**STORED DATA:**

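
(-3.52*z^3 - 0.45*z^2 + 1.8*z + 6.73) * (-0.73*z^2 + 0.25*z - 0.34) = 2.5696*z^5 - 0.5515*z^4 - 0.2297*z^3 - 4.3099*z^2 + 1.0705*z - 2.2882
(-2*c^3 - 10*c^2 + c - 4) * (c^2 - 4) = -2*c^5 - 10*c^4 + 9*c^3 + 36*c^2 - 4*c + 16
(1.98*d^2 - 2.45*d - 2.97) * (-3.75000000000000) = -7.425*d^2 + 9.1875*d + 11.1375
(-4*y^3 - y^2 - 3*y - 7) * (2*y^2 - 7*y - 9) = -8*y^5 + 26*y^4 + 37*y^3 + 16*y^2 + 76*y + 63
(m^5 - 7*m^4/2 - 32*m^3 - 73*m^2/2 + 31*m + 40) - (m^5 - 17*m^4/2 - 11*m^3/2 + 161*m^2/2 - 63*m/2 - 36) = 5*m^4 - 53*m^3/2 - 117*m^2 + 125*m/2 + 76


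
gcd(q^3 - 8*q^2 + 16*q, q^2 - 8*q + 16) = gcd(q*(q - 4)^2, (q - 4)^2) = q^2 - 8*q + 16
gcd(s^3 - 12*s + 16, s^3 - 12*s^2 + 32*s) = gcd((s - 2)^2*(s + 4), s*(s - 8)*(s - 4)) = 1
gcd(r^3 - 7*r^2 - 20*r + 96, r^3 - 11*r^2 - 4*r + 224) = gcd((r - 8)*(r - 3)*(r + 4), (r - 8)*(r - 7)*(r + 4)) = r^2 - 4*r - 32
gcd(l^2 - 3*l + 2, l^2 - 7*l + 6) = l - 1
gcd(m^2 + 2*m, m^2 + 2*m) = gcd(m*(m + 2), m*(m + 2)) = m^2 + 2*m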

**ASSIGNED TASK:**
Reproduce the whole of the records exactly, so that no line differs from the source above.

**TASK ANSWER:**
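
(-3.52*z^3 - 0.45*z^2 + 1.8*z + 6.73) * (-0.73*z^2 + 0.25*z - 0.34) = 2.5696*z^5 - 0.5515*z^4 - 0.2297*z^3 - 4.3099*z^2 + 1.0705*z - 2.2882
(-2*c^3 - 10*c^2 + c - 4) * (c^2 - 4) = -2*c^5 - 10*c^4 + 9*c^3 + 36*c^2 - 4*c + 16
(1.98*d^2 - 2.45*d - 2.97) * (-3.75000000000000) = -7.425*d^2 + 9.1875*d + 11.1375
(-4*y^3 - y^2 - 3*y - 7) * (2*y^2 - 7*y - 9) = -8*y^5 + 26*y^4 + 37*y^3 + 16*y^2 + 76*y + 63
(m^5 - 7*m^4/2 - 32*m^3 - 73*m^2/2 + 31*m + 40) - (m^5 - 17*m^4/2 - 11*m^3/2 + 161*m^2/2 - 63*m/2 - 36) = 5*m^4 - 53*m^3/2 - 117*m^2 + 125*m/2 + 76


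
gcd(q^3 - 8*q^2 + 16*q, q^2 - 8*q + 16) = gcd(q*(q - 4)^2, (q - 4)^2) = q^2 - 8*q + 16
gcd(s^3 - 12*s + 16, s^3 - 12*s^2 + 32*s) = gcd((s - 2)^2*(s + 4), s*(s - 8)*(s - 4)) = 1
gcd(r^3 - 7*r^2 - 20*r + 96, r^3 - 11*r^2 - 4*r + 224) = gcd((r - 8)*(r - 3)*(r + 4), (r - 8)*(r - 7)*(r + 4)) = r^2 - 4*r - 32
gcd(l^2 - 3*l + 2, l^2 - 7*l + 6) = l - 1
gcd(m^2 + 2*m, m^2 + 2*m) = gcd(m*(m + 2), m*(m + 2)) = m^2 + 2*m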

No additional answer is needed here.